Provided data:
*** Block opens ***

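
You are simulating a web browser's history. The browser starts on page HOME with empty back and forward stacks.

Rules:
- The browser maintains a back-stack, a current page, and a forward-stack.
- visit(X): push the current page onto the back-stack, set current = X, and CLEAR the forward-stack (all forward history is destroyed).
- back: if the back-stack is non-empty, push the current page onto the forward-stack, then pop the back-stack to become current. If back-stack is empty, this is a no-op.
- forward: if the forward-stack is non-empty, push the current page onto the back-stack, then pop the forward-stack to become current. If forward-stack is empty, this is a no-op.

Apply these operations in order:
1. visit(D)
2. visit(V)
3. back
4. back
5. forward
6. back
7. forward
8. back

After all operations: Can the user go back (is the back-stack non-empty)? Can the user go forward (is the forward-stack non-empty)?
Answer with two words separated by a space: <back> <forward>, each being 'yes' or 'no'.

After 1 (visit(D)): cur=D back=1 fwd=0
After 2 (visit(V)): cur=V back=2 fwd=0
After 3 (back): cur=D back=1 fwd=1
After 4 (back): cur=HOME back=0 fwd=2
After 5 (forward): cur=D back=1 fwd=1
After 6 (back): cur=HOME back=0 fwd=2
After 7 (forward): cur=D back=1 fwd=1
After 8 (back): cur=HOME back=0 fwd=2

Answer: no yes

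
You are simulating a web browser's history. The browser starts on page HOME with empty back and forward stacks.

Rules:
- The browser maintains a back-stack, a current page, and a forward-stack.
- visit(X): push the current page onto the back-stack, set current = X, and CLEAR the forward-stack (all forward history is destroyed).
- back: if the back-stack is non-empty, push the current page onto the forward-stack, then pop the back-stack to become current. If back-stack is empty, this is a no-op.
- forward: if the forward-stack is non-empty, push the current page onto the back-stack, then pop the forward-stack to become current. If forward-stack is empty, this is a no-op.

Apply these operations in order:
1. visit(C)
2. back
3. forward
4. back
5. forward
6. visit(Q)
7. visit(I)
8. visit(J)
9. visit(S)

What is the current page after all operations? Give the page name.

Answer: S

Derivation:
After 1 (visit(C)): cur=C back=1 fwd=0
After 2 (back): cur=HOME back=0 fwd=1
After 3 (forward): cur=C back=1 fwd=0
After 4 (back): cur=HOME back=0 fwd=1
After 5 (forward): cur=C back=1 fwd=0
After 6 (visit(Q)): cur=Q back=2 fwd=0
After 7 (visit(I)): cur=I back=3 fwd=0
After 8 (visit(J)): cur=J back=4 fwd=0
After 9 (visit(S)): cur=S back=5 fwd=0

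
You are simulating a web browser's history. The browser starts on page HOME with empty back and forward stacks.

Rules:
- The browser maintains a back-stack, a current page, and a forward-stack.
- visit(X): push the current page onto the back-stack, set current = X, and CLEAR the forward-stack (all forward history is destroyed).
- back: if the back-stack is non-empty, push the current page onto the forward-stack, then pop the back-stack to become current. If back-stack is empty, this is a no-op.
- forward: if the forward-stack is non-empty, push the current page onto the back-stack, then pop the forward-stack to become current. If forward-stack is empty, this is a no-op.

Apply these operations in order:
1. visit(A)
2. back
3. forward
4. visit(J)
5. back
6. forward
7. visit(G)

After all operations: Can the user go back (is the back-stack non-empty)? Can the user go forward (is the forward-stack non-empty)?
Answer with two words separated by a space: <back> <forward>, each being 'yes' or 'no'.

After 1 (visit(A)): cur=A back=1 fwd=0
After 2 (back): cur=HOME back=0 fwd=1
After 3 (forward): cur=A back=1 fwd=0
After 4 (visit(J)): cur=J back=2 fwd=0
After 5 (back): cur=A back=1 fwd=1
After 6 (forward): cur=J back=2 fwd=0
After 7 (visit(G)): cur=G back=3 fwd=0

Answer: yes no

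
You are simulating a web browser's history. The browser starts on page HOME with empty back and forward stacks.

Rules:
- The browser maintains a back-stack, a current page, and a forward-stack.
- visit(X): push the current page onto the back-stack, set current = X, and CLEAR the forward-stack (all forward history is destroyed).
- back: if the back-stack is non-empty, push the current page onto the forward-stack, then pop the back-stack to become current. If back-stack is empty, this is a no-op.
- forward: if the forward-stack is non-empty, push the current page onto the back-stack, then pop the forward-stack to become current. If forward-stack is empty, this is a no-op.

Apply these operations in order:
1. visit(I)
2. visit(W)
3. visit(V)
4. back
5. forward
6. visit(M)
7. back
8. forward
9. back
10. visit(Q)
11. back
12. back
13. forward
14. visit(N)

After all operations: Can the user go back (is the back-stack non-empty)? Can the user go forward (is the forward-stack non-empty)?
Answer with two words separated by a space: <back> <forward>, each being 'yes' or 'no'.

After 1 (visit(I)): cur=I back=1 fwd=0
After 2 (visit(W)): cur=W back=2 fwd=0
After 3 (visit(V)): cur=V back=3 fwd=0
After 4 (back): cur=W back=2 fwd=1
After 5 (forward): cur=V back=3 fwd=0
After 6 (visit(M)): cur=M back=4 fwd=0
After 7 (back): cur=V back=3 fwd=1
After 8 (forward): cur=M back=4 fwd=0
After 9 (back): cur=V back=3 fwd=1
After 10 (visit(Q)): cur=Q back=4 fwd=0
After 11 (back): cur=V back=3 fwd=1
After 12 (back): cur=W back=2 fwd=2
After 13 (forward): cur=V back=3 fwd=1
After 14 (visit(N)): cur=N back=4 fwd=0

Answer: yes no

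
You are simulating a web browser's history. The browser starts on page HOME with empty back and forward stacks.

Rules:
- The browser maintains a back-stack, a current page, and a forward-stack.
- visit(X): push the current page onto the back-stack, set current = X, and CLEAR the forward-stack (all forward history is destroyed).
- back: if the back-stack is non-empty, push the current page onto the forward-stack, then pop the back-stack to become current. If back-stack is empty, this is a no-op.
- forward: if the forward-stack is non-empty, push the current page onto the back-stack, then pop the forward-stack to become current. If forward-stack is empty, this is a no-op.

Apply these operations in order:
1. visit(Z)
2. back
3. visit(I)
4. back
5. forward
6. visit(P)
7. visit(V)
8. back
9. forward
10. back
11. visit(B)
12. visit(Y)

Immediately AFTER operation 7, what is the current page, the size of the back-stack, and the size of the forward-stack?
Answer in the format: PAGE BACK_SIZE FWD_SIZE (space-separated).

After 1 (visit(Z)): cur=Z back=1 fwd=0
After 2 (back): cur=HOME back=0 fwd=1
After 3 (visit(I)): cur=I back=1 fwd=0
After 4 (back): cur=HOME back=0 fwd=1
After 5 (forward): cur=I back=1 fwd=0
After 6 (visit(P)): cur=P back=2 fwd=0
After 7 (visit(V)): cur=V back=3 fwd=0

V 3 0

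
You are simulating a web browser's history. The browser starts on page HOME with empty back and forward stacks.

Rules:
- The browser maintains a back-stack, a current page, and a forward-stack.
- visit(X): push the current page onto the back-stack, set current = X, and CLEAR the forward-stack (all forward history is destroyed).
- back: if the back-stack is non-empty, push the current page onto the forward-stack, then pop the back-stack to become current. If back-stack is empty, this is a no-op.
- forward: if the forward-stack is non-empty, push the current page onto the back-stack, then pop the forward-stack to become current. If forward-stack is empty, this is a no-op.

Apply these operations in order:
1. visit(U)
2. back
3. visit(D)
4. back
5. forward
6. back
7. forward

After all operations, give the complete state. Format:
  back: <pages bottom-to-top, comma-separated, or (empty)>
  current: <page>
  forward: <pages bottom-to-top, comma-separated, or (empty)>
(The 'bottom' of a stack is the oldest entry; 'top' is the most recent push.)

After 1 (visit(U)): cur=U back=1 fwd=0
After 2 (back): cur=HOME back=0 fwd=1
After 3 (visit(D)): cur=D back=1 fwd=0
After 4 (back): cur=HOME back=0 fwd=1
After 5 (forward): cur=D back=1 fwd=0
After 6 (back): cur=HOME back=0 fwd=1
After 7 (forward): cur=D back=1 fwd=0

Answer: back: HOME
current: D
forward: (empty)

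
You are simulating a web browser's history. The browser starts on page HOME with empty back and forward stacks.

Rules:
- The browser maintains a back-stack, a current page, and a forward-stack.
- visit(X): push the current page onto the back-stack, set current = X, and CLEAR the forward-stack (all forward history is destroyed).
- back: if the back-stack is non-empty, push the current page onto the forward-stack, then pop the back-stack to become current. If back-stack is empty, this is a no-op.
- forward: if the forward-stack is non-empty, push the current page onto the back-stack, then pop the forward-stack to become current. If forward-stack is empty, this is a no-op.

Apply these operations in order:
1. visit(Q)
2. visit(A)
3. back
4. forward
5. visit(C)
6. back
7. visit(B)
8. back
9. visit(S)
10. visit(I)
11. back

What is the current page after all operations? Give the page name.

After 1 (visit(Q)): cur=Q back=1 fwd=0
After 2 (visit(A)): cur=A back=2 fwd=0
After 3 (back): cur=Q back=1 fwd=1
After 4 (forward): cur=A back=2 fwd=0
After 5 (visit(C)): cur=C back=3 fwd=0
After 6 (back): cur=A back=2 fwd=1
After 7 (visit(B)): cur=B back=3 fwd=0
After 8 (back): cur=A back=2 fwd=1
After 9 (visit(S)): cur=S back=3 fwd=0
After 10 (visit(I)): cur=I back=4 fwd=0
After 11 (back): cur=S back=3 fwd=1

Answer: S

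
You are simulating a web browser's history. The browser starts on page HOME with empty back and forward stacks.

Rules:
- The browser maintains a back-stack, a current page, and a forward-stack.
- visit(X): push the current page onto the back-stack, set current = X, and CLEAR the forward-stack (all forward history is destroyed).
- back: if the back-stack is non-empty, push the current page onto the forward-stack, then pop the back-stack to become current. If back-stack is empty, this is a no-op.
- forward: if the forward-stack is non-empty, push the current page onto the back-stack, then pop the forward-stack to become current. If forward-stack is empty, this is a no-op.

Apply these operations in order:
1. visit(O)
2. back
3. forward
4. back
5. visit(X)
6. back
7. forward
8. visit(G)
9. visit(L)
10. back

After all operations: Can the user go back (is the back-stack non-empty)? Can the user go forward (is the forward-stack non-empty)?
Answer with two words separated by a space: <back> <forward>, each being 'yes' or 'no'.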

*** Block closes ***

Prompt: Check each line of the listing for "comma". Show those that have it.

Answer to this task:
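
  back: <pages bottom-to-top, comma-separated, or (empty)>
  forward: <pages bottom-to-top, comma-separated, or (empty)>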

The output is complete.